** Action item **
Transcribe the data that follows. Match it character for character.

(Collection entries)
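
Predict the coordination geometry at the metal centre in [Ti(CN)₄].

tetrahedral

Each cyanide is −1; balancing the 0 overall charge requires Ti(IV).
Ti sits in group 4, so the d-electron count is 4 − 4 = 0.
Coordination number: 4.
A d⁰ ion has no crystal-field stabilisation preference between square planar and tetrahedral, so four ligands adopt the sterically favoured tetrahedral geometry.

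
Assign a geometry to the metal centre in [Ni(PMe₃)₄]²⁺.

Summing ligand charges against the +2 overall charge gives an oxidation state of +2 for nickel.
Ni sits in group 10, so the d-electron count is 10 − 2 = 8.
Coordination number: 4.
Trimethylphosphine is a strong-field ligand (high in the spectrochemical series).
A 3d d⁸ ion with strong-field ligands gains enough CFSE to favour square planar over tetrahedral.

square planar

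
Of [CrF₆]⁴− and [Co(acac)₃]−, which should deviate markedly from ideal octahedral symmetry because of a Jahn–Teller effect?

[CrF₆]⁴−: Each fluoride is −1; balancing the −4 overall charge requires Cr(II). Group 6 minus oxidation state 2 gives a d⁴ configuration. Fluoride is a weak-field ligand for a first-row metal, so the complex is high-spin. The t₂g³e_g¹ (high-spin) configuration has an unevenly filled e_g set; the Jahn–Teller theorem predicts a tetragonal distortion (typically axial elongation) to lift the degeneracy.
[Co(acac)₃]−: Each acetylacetonate is −1; balancing the −1 overall charge requires Co(II). Co sits in group 9, so the d-electron count is 9 − 2 = 7. Acetylacetonate is a weak-field ligand for a first-row metal, so the complex is high-spin. The d⁷ configuration leaves the e_g set evenly filled (or empty) — no strong Jahn–Teller driving force.

[CrF₆]⁴−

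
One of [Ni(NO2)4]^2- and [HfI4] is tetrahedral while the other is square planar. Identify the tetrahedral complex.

For [Ni(NO2)4]^2-: Each nitro (N-bound nitrite) is −1; balancing the −2 overall charge requires Ni(II). Nickel is a group-10 element; Ni(II) is therefore d⁸. Nitro (N-bound nitrite) is a strong-field ligand (high in the spectrochemical series). A 3d d⁸ ion with strong-field ligands gains enough CFSE to favour square planar over tetrahedral. → square planar.
For [HfI4]: Each iodide is −1; balancing the 0 overall charge requires Hf(IV). Hf sits in group 4, so the d-electron count is 4 − 4 = 0. A d⁰ ion has no crystal-field stabilisation preference between square planar and tetrahedral, so four ligands adopt the sterically favoured tetrahedral geometry. → tetrahedral.

[HfI4]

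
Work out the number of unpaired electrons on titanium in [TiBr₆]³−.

Ligand charges: each bromide is −1. With an overall charge of −3 the titanium centre must be in the +3 oxidation state.
Group 4 minus oxidation state 3 gives a d¹ configuration.
In an octahedral field the d¹ configuration is t₂g¹e_g⁰ (only one arrangement possible), giving 1 unpaired electron.

1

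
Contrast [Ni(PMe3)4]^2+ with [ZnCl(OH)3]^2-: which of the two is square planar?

[Ni(PMe3)4]^2+

For [Ni(PMe3)4]^2+: Trimethylphosphine is neutral; balancing the +2 overall charge requires Ni(II). Group 10 minus oxidation state 2 gives a d⁸ configuration. Trimethylphosphine is a strong-field ligand (high in the spectrochemical series). A 3d d⁸ ion with strong-field ligands gains enough CFSE to favour square planar over tetrahedral. → square planar.
For [ZnCl(OH)3]^2-: Each chloride is −1; each hydroxide is −1; balancing the −2 overall charge requires Zn(II). Zn sits in group 12, so the d-electron count is 12 − 2 = 10. A d¹⁰ ion has no crystal-field stabilisation preference between square planar and tetrahedral, so four ligands adopt the sterically favoured tetrahedral geometry. → tetrahedral.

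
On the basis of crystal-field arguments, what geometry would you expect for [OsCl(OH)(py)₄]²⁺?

Ligand charges: each chloride is −1; each hydroxide is −1; pyridine is neutral. With an overall charge of +2 the osmium centre must be in the +4 oxidation state.
Osmium is a group-8 element; Os(IV) is therefore d⁴.
Coordination number: 6.
Six donors around a single metal centre give an octahedral coordination sphere.

octahedral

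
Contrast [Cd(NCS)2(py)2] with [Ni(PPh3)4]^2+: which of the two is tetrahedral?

[Cd(NCS)2(py)2]

For [Cd(NCS)2(py)2]: Ligand charges: each isothiocyanate is −1; pyridine is neutral. With an overall charge of 0 the cadmium centre must be in the +2 oxidation state. Group 12 minus oxidation state 2 gives a d¹⁰ configuration. A d¹⁰ ion has no crystal-field stabilisation preference between square planar and tetrahedral, so four ligands adopt the sterically favoured tetrahedral geometry. → tetrahedral.
For [Ni(PPh3)4]^2+: Ligand charges: triphenylphosphine is neutral. With an overall charge of +2 the nickel centre must be in the +2 oxidation state. Ni sits in group 10, so the d-electron count is 10 − 2 = 8. Triphenylphosphine is a strong-field ligand (high in the spectrochemical series). A 3d d⁸ ion with strong-field ligands gains enough CFSE to favour square planar over tetrahedral. → square planar.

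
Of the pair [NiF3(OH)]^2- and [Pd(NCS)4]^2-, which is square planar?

[Pd(NCS)4]^2-

For [NiF3(OH)]^2-: Summing ligand charges against the −2 overall charge gives an oxidation state of +2 for nickel. Ni sits in group 10, so the d-electron count is 10 − 2 = 8. Fluoride and hydroxide are weak-field ligands. With weak-field ligands the CFSE gain from square planar is small, so a 3d d⁸ ion takes the sterically preferred tetrahedral geometry. → tetrahedral.
For [Pd(NCS)4]^2-: Each isothiocyanate is −1; balancing the −2 overall charge requires Pd(II). Pd sits in group 10, so the d-electron count is 10 − 2 = 8. A 4d d⁸ ion has a large crystal-field splitting; square planar leaves the high-energy d_{x²−y²} orbital empty and maximises CFSE. → square planar.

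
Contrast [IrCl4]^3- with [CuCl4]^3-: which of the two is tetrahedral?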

** Task response **
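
Predict the coordination geometry at the metal centre in [Ti(CN)₄].

tetrahedral

Each cyanide is −1; balancing the 0 overall charge requires Ti(IV).
Ti sits in group 4, so the d-electron count is 4 − 4 = 0.
Coordination number: 4.
A d⁰ ion has no crystal-field stabilisation preference between square planar and tetrahedral, so four ligands adopt the sterically favoured tetrahedral geometry.

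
Assign a geometry to the metal centre in [Ni(PMe₃)₄]²⁺.

Summing ligand charges against the +2 overall charge gives an oxidation state of +2 for nickel.
Ni sits in group 10, so the d-electron count is 10 − 2 = 8.
Coordination number: 4.
Trimethylphosphine is a strong-field ligand (high in the spectrochemical series).
A 3d d⁸ ion with strong-field ligands gains enough CFSE to favour square planar over tetrahedral.

square planar

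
Of [CrF₆]⁴− and [Co(acac)₃]−, which should deviate markedly from ideal octahedral symmetry because of a Jahn–Teller effect?

[CrF₆]⁴−: Each fluoride is −1; balancing the −4 overall charge requires Cr(II). Group 6 minus oxidation state 2 gives a d⁴ configuration. Fluoride is a weak-field ligand for a first-row metal, so the complex is high-spin. The t₂g³e_g¹ (high-spin) configuration has an unevenly filled e_g set; the Jahn–Teller theorem predicts a tetragonal distortion (typically axial elongation) to lift the degeneracy.
[Co(acac)₃]−: Each acetylacetonate is −1; balancing the −1 overall charge requires Co(II). Co sits in group 9, so the d-electron count is 9 − 2 = 7. Acetylacetonate is a weak-field ligand for a first-row metal, so the complex is high-spin. The d⁷ configuration leaves the e_g set evenly filled (or empty) — no strong Jahn–Teller driving force.

[CrF₆]⁴−

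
One of [Ni(NO2)4]^2- and [HfI4] is tetrahedral while the other is square planar. Identify the tetrahedral complex.

For [Ni(NO2)4]^2-: Each nitro (N-bound nitrite) is −1; balancing the −2 overall charge requires Ni(II). Nickel is a group-10 element; Ni(II) is therefore d⁸. Nitro (N-bound nitrite) is a strong-field ligand (high in the spectrochemical series). A 3d d⁸ ion with strong-field ligands gains enough CFSE to favour square planar over tetrahedral. → square planar.
For [HfI4]: Each iodide is −1; balancing the 0 overall charge requires Hf(IV). Hf sits in group 4, so the d-electron count is 4 − 4 = 0. A d⁰ ion has no crystal-field stabilisation preference between square planar and tetrahedral, so four ligands adopt the sterically favoured tetrahedral geometry. → tetrahedral.

[HfI4]

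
Work out the number of unpaired electrons on titanium in [TiBr₆]³−.

Ligand charges: each bromide is −1. With an overall charge of −3 the titanium centre must be in the +3 oxidation state.
Group 4 minus oxidation state 3 gives a d¹ configuration.
In an octahedral field the d¹ configuration is t₂g¹e_g⁰ (only one arrangement possible), giving 1 unpaired electron.

1

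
Contrast [Ni(PMe3)4]^2+ with [ZnCl(OH)3]^2-: which of the two is square planar?

[Ni(PMe3)4]^2+

For [Ni(PMe3)4]^2+: Trimethylphosphine is neutral; balancing the +2 overall charge requires Ni(II). Group 10 minus oxidation state 2 gives a d⁸ configuration. Trimethylphosphine is a strong-field ligand (high in the spectrochemical series). A 3d d⁸ ion with strong-field ligands gains enough CFSE to favour square planar over tetrahedral. → square planar.
For [ZnCl(OH)3]^2-: Each chloride is −1; each hydroxide is −1; balancing the −2 overall charge requires Zn(II). Zn sits in group 12, so the d-electron count is 12 − 2 = 10. A d¹⁰ ion has no crystal-field stabilisation preference between square planar and tetrahedral, so four ligands adopt the sterically favoured tetrahedral geometry. → tetrahedral.

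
On the basis of crystal-field arguments, what geometry would you expect for [OsCl(OH)(py)₄]²⁺?

Ligand charges: each chloride is −1; each hydroxide is −1; pyridine is neutral. With an overall charge of +2 the osmium centre must be in the +4 oxidation state.
Osmium is a group-8 element; Os(IV) is therefore d⁴.
Coordination number: 6.
Six donors around a single metal centre give an octahedral coordination sphere.

octahedral

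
Contrast [Cd(NCS)2(py)2] with [Ni(PPh3)4]^2+: which of the two is tetrahedral?

[Cd(NCS)2(py)2]

For [Cd(NCS)2(py)2]: Ligand charges: each isothiocyanate is −1; pyridine is neutral. With an overall charge of 0 the cadmium centre must be in the +2 oxidation state. Group 12 minus oxidation state 2 gives a d¹⁰ configuration. A d¹⁰ ion has no crystal-field stabilisation preference between square planar and tetrahedral, so four ligands adopt the sterically favoured tetrahedral geometry. → tetrahedral.
For [Ni(PPh3)4]^2+: Ligand charges: triphenylphosphine is neutral. With an overall charge of +2 the nickel centre must be in the +2 oxidation state. Ni sits in group 10, so the d-electron count is 10 − 2 = 8. Triphenylphosphine is a strong-field ligand (high in the spectrochemical series). A 3d d⁸ ion with strong-field ligands gains enough CFSE to favour square planar over tetrahedral. → square planar.

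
Of the pair [NiF3(OH)]^2- and [Pd(NCS)4]^2-, which is square planar?

[Pd(NCS)4]^2-

For [NiF3(OH)]^2-: Summing ligand charges against the −2 overall charge gives an oxidation state of +2 for nickel. Ni sits in group 10, so the d-electron count is 10 − 2 = 8. Fluoride and hydroxide are weak-field ligands. With weak-field ligands the CFSE gain from square planar is small, so a 3d d⁸ ion takes the sterically preferred tetrahedral geometry. → tetrahedral.
For [Pd(NCS)4]^2-: Each isothiocyanate is −1; balancing the −2 overall charge requires Pd(II). Pd sits in group 10, so the d-electron count is 10 − 2 = 8. A 4d d⁸ ion has a large crystal-field splitting; square planar leaves the high-energy d_{x²−y²} orbital empty and maximises CFSE. → square planar.

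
Contrast [IrCl4]^3- with [CuCl4]^3-: which of the two is tetrahedral?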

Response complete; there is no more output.